═════ Data supplied ═════

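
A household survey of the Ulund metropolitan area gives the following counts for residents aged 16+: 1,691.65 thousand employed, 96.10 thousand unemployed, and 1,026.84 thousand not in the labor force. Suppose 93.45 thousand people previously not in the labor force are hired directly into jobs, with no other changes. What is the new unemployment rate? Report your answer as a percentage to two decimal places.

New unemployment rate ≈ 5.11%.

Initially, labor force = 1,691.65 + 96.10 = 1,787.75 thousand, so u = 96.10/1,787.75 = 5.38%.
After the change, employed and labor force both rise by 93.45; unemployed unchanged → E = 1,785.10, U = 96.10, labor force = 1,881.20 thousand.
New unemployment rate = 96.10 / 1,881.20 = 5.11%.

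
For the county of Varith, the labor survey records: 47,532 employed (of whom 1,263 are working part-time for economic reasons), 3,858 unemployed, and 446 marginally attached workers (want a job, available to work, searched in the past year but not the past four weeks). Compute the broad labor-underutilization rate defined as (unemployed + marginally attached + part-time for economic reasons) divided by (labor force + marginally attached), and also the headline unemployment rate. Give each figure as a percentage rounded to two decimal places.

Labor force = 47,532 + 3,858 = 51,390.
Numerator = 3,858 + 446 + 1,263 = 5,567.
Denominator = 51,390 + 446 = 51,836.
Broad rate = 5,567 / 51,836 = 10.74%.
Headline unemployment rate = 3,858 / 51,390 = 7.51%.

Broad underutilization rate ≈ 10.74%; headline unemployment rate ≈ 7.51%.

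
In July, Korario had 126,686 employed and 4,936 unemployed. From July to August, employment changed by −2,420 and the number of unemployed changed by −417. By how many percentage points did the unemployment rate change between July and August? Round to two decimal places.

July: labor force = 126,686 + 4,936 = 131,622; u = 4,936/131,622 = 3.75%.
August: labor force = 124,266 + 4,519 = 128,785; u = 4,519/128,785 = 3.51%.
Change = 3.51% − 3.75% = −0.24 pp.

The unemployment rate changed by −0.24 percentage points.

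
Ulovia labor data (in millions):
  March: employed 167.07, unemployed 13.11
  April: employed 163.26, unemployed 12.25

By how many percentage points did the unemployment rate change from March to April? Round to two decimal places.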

═════
═════ Data supplied ═════

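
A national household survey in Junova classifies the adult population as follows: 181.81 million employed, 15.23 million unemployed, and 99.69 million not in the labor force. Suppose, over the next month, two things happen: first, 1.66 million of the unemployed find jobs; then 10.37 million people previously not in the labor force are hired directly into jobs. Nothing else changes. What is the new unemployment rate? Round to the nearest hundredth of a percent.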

═════
═════ Data supplied ═════

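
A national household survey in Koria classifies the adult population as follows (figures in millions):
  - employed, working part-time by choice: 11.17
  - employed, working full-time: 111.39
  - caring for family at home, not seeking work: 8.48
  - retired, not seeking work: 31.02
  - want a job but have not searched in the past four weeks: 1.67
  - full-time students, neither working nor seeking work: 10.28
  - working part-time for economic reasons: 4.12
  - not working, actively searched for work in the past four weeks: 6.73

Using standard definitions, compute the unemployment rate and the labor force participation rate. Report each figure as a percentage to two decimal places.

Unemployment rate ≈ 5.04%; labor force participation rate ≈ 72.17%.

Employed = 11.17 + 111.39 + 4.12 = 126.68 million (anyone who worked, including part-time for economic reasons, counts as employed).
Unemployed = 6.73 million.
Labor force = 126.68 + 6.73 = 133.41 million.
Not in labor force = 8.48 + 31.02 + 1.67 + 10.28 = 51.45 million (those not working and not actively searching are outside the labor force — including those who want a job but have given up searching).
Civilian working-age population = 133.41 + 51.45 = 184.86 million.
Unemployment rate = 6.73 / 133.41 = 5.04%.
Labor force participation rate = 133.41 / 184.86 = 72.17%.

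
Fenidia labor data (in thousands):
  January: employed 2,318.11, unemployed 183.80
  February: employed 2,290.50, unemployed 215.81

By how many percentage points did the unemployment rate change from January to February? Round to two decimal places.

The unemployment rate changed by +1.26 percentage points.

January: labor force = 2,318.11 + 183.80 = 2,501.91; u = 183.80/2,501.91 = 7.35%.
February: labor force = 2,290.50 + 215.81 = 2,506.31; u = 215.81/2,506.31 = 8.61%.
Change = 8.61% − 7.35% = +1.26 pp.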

═════

### About this task
Look above for the line containing "- caring for" and the line containing "- not working, actively". Transcribe both, with the lines between them, exactly.

### Written answer
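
  - caring for family at home, not seeking work: 8.48
  - retired, not seeking work: 31.02
  - want a job but have not searched in the past four weeks: 1.67
  - full-time students, neither working nor seeking work: 10.28
  - working part-time for economic reasons: 4.12
  - not working, actively searched for work in the past four weeks: 6.73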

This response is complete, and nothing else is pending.